Problem to solve: The number of lines containing the word "applied" is all you should give; count them in the records below.

Information supplied:
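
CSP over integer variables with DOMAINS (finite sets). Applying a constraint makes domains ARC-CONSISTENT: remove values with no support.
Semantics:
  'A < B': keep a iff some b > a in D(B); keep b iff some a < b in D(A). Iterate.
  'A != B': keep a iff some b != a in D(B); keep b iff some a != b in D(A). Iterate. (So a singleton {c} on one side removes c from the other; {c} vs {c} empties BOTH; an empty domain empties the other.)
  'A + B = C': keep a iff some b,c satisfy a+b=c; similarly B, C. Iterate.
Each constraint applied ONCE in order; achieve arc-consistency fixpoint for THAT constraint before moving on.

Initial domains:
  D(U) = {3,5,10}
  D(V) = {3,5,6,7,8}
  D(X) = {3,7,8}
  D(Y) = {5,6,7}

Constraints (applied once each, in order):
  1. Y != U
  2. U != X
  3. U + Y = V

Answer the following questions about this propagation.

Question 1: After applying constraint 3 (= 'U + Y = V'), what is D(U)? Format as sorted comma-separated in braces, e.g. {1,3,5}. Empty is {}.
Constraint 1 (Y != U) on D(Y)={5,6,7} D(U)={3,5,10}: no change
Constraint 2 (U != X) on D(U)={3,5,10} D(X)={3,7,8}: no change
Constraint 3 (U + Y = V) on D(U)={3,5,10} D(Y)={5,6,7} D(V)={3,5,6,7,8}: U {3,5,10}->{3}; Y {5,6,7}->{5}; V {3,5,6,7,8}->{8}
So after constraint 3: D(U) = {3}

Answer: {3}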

Completed task: 2